"""
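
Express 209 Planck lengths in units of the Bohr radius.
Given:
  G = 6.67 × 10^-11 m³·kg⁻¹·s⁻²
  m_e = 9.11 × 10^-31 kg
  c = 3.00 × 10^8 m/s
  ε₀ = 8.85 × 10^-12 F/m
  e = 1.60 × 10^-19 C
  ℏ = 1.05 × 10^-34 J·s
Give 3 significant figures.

6.40 × 10^-23

Planck length: ℓ_P = √(ℏG/c³) = 1.61 × 10^-35 m
Bohr radius: a₀ = 4πε₀ℏ²/(m_e e²) = 5.26 × 10^-11 m
209 × 1.61 × 10^-35 / 5.26 × 10^-11 = 6.40 × 10^-23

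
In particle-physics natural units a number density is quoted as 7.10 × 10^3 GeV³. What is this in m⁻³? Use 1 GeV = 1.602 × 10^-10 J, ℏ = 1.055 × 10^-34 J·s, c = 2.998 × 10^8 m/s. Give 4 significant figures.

9.226 × 10^50 m⁻³

Number density is [L]⁻³ = [E]³/(ℏc)³.
1 GeV³ → 1/(ℏc)³ × (1 GeV in J)³ = 1.299 × 10^47 m⁻³.
Result: 7.10 × 10^3 × 1.299 × 10^47 = 9.226 × 10^50 m⁻³.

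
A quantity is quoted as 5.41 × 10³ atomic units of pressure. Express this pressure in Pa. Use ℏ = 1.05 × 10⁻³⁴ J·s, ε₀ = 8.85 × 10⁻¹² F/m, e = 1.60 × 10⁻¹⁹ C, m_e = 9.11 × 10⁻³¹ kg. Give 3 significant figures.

1.63 × 10¹⁷ Pa

One atomic unit of pressure: P_au = E_h/a₀³ = m_e⁴e¹⁰/((4πε₀)⁵ℏ⁸) = 3.01 × 10¹³ Pa.
5.41 × 10³ × 3.01 × 10¹³ Pa = 1.63 × 10¹⁷ Pa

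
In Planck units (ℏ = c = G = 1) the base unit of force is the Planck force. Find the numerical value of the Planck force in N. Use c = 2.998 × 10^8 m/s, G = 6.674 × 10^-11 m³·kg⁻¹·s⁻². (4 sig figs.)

F_P = c⁴/G
  = 8.078 × 10^33 / 6.674 × 10^-11
  = 1.210 × 10^44 N

1.210 × 10^44 N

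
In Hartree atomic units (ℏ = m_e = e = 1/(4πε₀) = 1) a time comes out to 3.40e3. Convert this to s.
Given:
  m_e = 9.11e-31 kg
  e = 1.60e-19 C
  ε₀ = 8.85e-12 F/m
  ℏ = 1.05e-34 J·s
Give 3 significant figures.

8.15e-14 s

One atomic unit of time: τ_au = (4πε₀)²ℏ³/(m_e e⁴) = 2.40e-17 s.
3.40e3 × 2.40e-17 s = 8.15e-14 s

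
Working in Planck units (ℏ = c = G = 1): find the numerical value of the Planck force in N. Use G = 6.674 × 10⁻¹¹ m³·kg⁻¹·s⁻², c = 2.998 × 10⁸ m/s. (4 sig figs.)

From ℏ = c = G = 1 the force scale is F_P = c⁴/G.
  = 8.078 × 10³³ / 6.674 × 10⁻¹¹
  = 1.210 × 10⁴⁴ N

1.210 × 10⁴⁴ N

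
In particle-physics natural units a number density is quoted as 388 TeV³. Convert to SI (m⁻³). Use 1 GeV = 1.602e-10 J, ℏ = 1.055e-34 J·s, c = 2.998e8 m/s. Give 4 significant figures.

Number density is [L]⁻³ = [E]³/(ℏc)³.
1 GeV³ → 1/(ℏc)³ × (1 GeV in J)³ = 1.299e47 m⁻³.
Convert the energy scale: 388 TeV³ = 3.88e11 GeV³.
Result: 3.88e11 × 1.299e47 = 5.042e58 m⁻³.

5.042e58 m⁻³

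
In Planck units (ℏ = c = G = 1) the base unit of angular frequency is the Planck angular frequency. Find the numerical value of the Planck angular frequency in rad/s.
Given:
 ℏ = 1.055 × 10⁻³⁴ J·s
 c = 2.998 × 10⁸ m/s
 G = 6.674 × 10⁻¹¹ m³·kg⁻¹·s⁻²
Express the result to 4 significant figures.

1.855 × 10⁴³ rad/s

ω_P = √(c⁵/(ℏG))
  = √(3.440 × 10⁸⁶)
  = 1.855 × 10⁴³ rad/s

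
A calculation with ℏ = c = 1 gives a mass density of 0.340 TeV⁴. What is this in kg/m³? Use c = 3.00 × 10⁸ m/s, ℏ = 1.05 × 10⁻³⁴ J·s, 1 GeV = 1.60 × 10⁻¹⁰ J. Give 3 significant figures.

Mass density is [E]/(c²[L]³) = [E]⁴/(ℏ³c⁵).
1 GeV⁴ → 1/(ℏ³c⁵) × (1 GeV in J)⁴ = 2.33 × 10²⁰ kg/m³.
Convert the energy scale: 0.340 TeV⁴ = 3.40 × 10¹¹ GeV⁴.
Result: 3.40 × 10¹¹ × 2.33 × 10²⁰ = 7.92 × 10³¹ kg/m³.

7.92 × 10³¹ kg/m³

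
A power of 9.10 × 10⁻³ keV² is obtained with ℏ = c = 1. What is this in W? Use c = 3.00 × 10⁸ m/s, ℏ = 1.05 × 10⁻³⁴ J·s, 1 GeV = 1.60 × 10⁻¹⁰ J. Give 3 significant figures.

Power is [E]/[T] = [E]²/ℏ.
1 GeV² → 1/ℏ × (1 GeV in J)² = 2.44 × 10¹⁴ W.
Convert the energy scale: 9.10 × 10⁻³ keV² = 9.10 × 10⁻¹⁵ GeV².
Result: 9.10 × 10⁻¹⁵ × 2.44 × 10¹⁴ = 2.22 W.

2.22 W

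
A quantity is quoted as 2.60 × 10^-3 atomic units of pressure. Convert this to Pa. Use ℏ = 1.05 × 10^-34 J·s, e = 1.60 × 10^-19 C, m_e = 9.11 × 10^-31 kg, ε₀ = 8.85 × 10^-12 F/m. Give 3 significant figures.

One atomic unit of pressure: P_au = E_h/a₀³ = m_e⁴e¹⁰/((4πε₀)⁵ℏ⁸) = 3.01 × 10^13 Pa.
2.60 × 10^-3 × 3.01 × 10^13 Pa = 7.83 × 10^10 Pa

7.83 × 10^10 Pa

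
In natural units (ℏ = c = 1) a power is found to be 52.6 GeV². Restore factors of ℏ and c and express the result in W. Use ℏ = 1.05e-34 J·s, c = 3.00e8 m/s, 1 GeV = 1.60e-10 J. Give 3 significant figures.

Power is [E]/[T] = [E]²/ℏ.
1 GeV² → 1/ℏ × (1 GeV in J)² = 2.44e14 W.
Result: 52.6 × 2.44e14 = 1.28e16 W.

1.28e16 W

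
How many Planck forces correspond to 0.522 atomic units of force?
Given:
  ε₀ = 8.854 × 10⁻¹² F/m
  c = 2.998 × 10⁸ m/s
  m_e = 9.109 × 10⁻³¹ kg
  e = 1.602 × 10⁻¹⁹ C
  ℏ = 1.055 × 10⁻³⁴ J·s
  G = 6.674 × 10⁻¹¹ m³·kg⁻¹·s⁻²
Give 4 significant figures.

atomic unit of force: F_au = E_h/a₀ = m_e²e⁶/((4πε₀)³ℏ⁴) = 8.220 × 10⁻⁸ N
Planck force: F_P = c⁴/G = 1.210 × 10⁴⁴ N
0.522 × 8.220 × 10⁻⁸ / 1.210 × 10⁴⁴ = 3.545 × 10⁻⁵²

3.545 × 10⁻⁵²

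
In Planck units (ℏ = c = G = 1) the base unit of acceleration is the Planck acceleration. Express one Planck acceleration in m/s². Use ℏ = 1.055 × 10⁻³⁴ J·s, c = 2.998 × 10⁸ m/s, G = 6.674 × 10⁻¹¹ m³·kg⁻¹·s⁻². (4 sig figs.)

a_P = √(c⁷/(ℏG))
  = √(3.092 × 10¹⁰³)
  = 5.560 × 10⁵¹ m/s²

5.560 × 10⁵¹ m/s²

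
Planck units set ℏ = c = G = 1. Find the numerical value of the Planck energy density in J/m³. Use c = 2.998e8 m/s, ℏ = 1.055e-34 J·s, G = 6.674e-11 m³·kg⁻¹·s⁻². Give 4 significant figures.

4.632e113 J/m³

From ℏ = c = G = 1 the energy density scale is u_P = c⁷/(ℏG²).
  = 2.177e59 / 4.699e-55
  = 4.632e113 J/m³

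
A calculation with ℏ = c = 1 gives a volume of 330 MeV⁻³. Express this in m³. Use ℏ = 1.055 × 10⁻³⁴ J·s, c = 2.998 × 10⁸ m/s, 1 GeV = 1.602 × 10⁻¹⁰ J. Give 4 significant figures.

Volume is [L]³ = [E]⁻³·(ℏc)³.
1 GeV⁻³ → (ℏc)³ × (1 GeV in J)⁻³ = 7.696 × 10⁻⁴⁸ m³.
Convert the energy scale: 330 MeV⁻³ = 3.30 × 10¹¹ GeV⁻³.
Result: 3.30 × 10¹¹ × 7.696 × 10⁻⁴⁸ = 2.540 × 10⁻³⁶ m³.

2.540 × 10⁻³⁶ m³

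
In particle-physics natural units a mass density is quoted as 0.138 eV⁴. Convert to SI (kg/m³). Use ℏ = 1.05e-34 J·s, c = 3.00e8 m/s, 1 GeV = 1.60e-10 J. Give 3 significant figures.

Mass density is [E]/(c²[L]³) = [E]⁴/(ℏ³c⁵).
1 GeV⁴ → 1/(ℏ³c⁵) × (1 GeV in J)⁴ = 2.33e20 kg/m³.
Convert the energy scale: 0.138 eV⁴ = 1.38e-37 GeV⁴.
Result: 1.38e-37 × 2.33e20 = 3.22e-17 kg/m³.

3.22e-17 kg/m³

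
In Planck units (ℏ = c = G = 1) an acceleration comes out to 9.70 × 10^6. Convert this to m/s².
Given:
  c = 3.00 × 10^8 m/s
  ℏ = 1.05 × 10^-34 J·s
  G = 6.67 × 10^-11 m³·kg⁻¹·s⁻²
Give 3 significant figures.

5.42 × 10^58 m/s²

One Planck acceleration: a_P = √(c⁷/(ℏG)) = 5.59 × 10^51 m/s².
9.70 × 10^6 × 5.59 × 10^51 m/s² = 5.42 × 10^58 m/s²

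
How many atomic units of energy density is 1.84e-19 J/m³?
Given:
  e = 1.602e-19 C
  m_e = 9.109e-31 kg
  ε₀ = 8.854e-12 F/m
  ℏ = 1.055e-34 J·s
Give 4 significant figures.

atomic unit of energy density: u_au = E_h/a₀³ = m_e⁴e¹⁰/((4πε₀)⁵ℏ⁸) = 2.929e13 J/m³.
1.84e-19 / 2.929e13 = 6.282e-33

6.282e-33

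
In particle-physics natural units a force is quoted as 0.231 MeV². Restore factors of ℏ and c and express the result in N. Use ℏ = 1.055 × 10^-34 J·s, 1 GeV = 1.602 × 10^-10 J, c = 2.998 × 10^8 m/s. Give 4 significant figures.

0.1874 N

Force is [E]/[L] = [E]²/(ℏc); restore (ℏc)⁻¹.
1 GeV² → 1/(ℏc) × (1 GeV in J)² = 8.114 × 10^5 N.
Convert the energy scale: 0.231 MeV² = 2.31 × 10^-7 GeV².
Result: 2.31 × 10^-7 × 8.114 × 10^5 = 0.1874 N.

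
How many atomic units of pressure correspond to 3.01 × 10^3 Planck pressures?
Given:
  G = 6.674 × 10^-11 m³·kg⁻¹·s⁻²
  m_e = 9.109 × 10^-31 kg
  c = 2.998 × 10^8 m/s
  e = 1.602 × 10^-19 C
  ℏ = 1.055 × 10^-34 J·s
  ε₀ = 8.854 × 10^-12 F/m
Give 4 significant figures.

Planck pressure: p_P = c⁷/(ℏG²) = 4.632 × 10^113 Pa
atomic unit of pressure: P_au = E_h/a₀³ = m_e⁴e¹⁰/((4πε₀)⁵ℏ⁸) = 2.929 × 10^13 Pa
3.01 × 10^3 × 4.632 × 10^113 / 2.929 × 10^13 = 4.760 × 10^103

4.760 × 10^103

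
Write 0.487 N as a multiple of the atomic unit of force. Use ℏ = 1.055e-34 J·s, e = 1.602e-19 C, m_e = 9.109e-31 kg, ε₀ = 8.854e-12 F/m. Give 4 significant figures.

5.925e6

atomic unit of force: F_au = E_h/a₀ = m_e²e⁶/((4πε₀)³ℏ⁴) = 8.220e-8 N.
0.487 / 8.220e-8 = 5.925e6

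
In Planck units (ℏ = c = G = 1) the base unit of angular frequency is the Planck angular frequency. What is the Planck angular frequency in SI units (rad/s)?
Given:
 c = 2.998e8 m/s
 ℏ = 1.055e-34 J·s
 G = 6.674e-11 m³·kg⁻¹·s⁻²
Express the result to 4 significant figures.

1.855e43 rad/s

ω_P = √(c⁵/(ℏG))
  = √(3.440e86)
  = 1.855e43 rad/s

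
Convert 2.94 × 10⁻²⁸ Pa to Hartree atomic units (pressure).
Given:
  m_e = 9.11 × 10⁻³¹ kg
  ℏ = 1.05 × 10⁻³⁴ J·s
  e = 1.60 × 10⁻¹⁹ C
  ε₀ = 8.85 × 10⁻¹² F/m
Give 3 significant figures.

atomic unit of pressure: P_au = E_h/a₀³ = m_e⁴e¹⁰/((4πε₀)⁵ℏ⁸) = 3.01 × 10¹³ Pa.
2.94 × 10⁻²⁸ / 3.01 × 10¹³ = 9.76 × 10⁻⁴²

9.76 × 10⁻⁴²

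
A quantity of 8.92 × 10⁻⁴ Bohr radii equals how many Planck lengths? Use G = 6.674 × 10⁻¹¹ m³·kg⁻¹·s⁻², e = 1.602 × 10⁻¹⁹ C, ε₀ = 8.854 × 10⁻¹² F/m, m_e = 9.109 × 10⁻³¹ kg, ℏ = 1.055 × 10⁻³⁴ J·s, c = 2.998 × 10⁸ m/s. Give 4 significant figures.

2.923 × 10²¹

Bohr radius: a₀ = 4πε₀ℏ²/(m_e e²) = 5.297 × 10⁻¹¹ m
Planck length: ℓ_P = √(ℏG/c³) = 1.616 × 10⁻³⁵ m
8.92 × 10⁻⁴ × 5.297 × 10⁻¹¹ / 1.616 × 10⁻³⁵ = 2.923 × 10²¹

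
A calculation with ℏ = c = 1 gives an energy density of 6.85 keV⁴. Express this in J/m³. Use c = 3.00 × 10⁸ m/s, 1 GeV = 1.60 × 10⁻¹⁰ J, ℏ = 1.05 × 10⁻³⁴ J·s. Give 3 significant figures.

[E]/[L]³ = [E]⁴/(ℏc)³; restore (ℏc)⁻³.
1 GeV⁴ → 1/(ℏc)³ × (1 GeV in J)⁴ = 2.10 × 10³⁷ J/m³.
Convert the energy scale: 6.85 keV⁴ = 6.85 × 10⁻²⁴ GeV⁴.
Result: 6.85 × 10⁻²⁴ × 2.10 × 10³⁷ = 1.44 × 10¹⁴ J/m³.

1.44 × 10¹⁴ J/m³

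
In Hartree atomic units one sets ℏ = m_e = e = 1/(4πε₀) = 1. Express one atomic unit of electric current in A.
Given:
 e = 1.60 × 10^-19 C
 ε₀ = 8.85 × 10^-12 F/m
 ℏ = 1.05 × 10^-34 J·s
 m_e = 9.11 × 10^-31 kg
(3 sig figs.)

I_au = e E_h/ℏ = m_e e⁵/((4πε₀)²ℏ³)
E_h = 4.38 × 10^-18 J
e·E_h/ℏ = 6.67 × 10^-3 A

6.67 × 10^-3 A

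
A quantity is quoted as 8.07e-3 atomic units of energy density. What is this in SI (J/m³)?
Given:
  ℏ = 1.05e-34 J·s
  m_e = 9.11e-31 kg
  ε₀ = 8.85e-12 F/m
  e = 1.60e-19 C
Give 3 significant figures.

One atomic unit of energy density: u_au = E_h/a₀³ = m_e⁴e¹⁰/((4πε₀)⁵ℏ⁸) = 3.01e13 J/m³.
8.07e-3 × 3.01e13 J/m³ = 2.43e11 J/m³

2.43e11 J/m³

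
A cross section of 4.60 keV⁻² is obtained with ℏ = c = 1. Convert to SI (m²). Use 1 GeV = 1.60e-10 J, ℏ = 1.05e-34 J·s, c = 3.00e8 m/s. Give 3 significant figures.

Area is [L]² = [E]⁻²·(ℏc)²; restore (ℏc)².
1 GeV⁻² → (ℏc)² × (1 GeV in J)⁻² = 3.88e-32 m².
Convert the energy scale: 4.60 keV⁻² = 4.60e12 GeV⁻².
Result: 4.60e12 × 3.88e-32 = 1.78e-19 m².

1.78e-19 m²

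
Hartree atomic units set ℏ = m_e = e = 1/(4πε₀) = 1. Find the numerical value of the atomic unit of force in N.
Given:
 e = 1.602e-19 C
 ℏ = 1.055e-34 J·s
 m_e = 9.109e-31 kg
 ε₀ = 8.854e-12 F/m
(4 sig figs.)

8.220e-8 N

From ℏ = m_e = e = 1/(4πε₀) = 1 the force scale is F_au = E_h/a₀ = m_e²e⁶/((4πε₀)³ℏ⁴).
E_h = 4.354e-18 J
a₀ = 5.297e-11 m
E_h/a₀ = 8.220e-8 N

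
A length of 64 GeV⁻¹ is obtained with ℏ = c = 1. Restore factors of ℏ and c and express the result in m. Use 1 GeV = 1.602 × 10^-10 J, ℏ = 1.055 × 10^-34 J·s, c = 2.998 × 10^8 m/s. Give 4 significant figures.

A length is [E]⁻¹ in ℏ=c=1; restore one factor of ℏc.
1 GeV⁻¹ → ℏc × (1 GeV in J)⁻¹ = 1.974 × 10^-16 m.
Result: 64 × 1.974 × 10^-16 = 1.264 × 10^-14 m.

1.264 × 10^-14 m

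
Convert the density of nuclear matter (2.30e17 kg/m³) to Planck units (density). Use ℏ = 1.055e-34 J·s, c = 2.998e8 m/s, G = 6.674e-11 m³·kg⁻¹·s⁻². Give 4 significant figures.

Planck density: ρ_P = c⁵/(ℏG²) = 5.154e96 kg/m³.
2.30e17 / 5.154e96 = 4.463e-80

4.463e-80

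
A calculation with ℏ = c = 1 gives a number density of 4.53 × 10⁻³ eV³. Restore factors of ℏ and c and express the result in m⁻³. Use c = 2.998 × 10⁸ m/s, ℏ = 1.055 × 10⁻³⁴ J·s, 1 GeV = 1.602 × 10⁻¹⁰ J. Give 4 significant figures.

Number density is [L]⁻³ = [E]³/(ℏc)³.
1 GeV³ → 1/(ℏc)³ × (1 GeV in J)³ = 1.299 × 10⁴⁷ m⁻³.
Convert the energy scale: 4.53 × 10⁻³ eV³ = 4.53 × 10⁻³⁰ GeV³.
Result: 4.53 × 10⁻³⁰ × 1.299 × 10⁴⁷ = 5.886 × 10¹⁷ m⁻³.

5.886 × 10¹⁷ m⁻³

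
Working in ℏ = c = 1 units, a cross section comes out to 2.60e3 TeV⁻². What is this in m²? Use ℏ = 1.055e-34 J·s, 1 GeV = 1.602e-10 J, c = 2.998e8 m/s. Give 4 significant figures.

1.013e-34 m²

Area is [L]² = [E]⁻²·(ℏc)²; restore (ℏc)².
1 GeV⁻² → (ℏc)² × (1 GeV in J)⁻² = 3.898e-32 m².
Convert the energy scale: 2.60e3 TeV⁻² = 2.60e-3 GeV⁻².
Result: 2.60e-3 × 3.898e-32 = 1.013e-34 m².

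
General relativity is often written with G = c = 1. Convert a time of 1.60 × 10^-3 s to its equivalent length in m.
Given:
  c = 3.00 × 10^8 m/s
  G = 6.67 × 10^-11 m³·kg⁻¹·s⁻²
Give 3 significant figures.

4.80 × 10^5 m

Time → length via c.
1.60 × 10^-3 s × (c) = 4.80 × 10^5 m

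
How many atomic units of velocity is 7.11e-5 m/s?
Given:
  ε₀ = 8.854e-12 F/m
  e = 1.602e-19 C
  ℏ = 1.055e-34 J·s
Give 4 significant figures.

3.252e-11

atomic unit of velocity: v_au = e²/(4πε₀ℏ) = 2.186e6 m/s.
7.11e-5 / 2.186e6 = 3.252e-11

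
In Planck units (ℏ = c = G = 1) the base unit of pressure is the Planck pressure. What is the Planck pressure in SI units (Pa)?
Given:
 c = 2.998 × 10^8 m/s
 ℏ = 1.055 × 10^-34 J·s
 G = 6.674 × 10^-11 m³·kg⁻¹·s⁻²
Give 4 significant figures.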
"""
_WORK ITEM_
Give the count of lines in the data above that hold the string "frequency", with no additional words.

_EXERCISE RESULT_
2